## What to do
Reproduce the data, keeping every word exactly as it is.

Stored items from a collection:

::::

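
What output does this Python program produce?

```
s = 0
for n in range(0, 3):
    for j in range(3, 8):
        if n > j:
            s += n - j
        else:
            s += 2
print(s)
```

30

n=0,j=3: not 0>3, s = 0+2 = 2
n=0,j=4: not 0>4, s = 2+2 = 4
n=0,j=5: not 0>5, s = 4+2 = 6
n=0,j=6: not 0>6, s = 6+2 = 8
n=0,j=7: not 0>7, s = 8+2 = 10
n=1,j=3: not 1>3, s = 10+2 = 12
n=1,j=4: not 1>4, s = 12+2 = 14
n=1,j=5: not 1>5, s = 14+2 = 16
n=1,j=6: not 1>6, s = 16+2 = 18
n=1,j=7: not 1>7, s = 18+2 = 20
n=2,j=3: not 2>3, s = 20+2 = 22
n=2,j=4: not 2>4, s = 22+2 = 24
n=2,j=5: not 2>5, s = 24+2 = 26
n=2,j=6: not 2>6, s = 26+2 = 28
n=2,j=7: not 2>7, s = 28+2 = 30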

::::

## Task output
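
What output does this Python program produce?

```
s = 0
for n in range(0, 3):
    for j in range(3, 8):
        if n > j:
            s += n - j
        else:
            s += 2
print(s)
```

30

n=0,j=3: not 0>3, s = 0+2 = 2
n=0,j=4: not 0>4, s = 2+2 = 4
n=0,j=5: not 0>5, s = 4+2 = 6
n=0,j=6: not 0>6, s = 6+2 = 8
n=0,j=7: not 0>7, s = 8+2 = 10
n=1,j=3: not 1>3, s = 10+2 = 12
n=1,j=4: not 1>4, s = 12+2 = 14
n=1,j=5: not 1>5, s = 14+2 = 16
n=1,j=6: not 1>6, s = 16+2 = 18
n=1,j=7: not 1>7, s = 18+2 = 20
n=2,j=3: not 2>3, s = 20+2 = 22
n=2,j=4: not 2>4, s = 22+2 = 24
n=2,j=5: not 2>5, s = 24+2 = 26
n=2,j=6: not 2>6, s = 26+2 = 28
n=2,j=7: not 2>7, s = 28+2 = 30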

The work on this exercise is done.